Your task: Copy each line of the records that holds the string "right".

Input:
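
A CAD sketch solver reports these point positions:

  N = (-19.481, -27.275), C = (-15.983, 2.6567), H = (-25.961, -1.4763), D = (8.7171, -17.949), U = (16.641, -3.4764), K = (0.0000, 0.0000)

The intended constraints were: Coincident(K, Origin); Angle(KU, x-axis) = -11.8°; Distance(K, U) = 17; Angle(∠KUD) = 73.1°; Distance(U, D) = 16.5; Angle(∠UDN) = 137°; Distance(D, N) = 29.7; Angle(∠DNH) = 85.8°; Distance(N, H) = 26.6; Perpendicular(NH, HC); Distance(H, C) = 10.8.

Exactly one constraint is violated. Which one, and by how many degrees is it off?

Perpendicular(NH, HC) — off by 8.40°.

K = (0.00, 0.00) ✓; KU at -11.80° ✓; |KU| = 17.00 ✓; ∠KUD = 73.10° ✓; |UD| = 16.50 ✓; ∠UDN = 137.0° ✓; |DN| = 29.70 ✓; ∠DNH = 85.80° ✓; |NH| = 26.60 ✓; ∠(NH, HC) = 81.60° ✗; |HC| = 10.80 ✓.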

...

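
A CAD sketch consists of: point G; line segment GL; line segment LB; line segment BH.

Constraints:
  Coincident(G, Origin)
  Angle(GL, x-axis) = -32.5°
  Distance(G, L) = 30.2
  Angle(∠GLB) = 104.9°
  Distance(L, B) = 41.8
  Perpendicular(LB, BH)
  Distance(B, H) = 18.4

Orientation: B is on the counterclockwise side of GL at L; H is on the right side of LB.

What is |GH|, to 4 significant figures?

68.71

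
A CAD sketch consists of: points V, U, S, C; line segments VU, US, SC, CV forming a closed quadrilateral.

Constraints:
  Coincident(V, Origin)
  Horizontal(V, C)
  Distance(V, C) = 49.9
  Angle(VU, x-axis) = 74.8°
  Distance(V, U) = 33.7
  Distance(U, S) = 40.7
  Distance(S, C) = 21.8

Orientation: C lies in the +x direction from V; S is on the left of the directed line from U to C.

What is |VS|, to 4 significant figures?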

...

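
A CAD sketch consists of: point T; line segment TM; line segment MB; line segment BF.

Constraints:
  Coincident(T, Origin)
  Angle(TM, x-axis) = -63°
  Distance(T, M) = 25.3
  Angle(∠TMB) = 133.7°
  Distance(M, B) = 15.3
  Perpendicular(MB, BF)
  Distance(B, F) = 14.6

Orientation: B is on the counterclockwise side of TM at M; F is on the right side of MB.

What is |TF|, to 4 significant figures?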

Result for this exercise:
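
Orientation: B is on the counterclockwise side of GL at L; H is on the right side of LB.
Orientation: B is on the counterclockwise side of TM at M; F is on the right side of MB.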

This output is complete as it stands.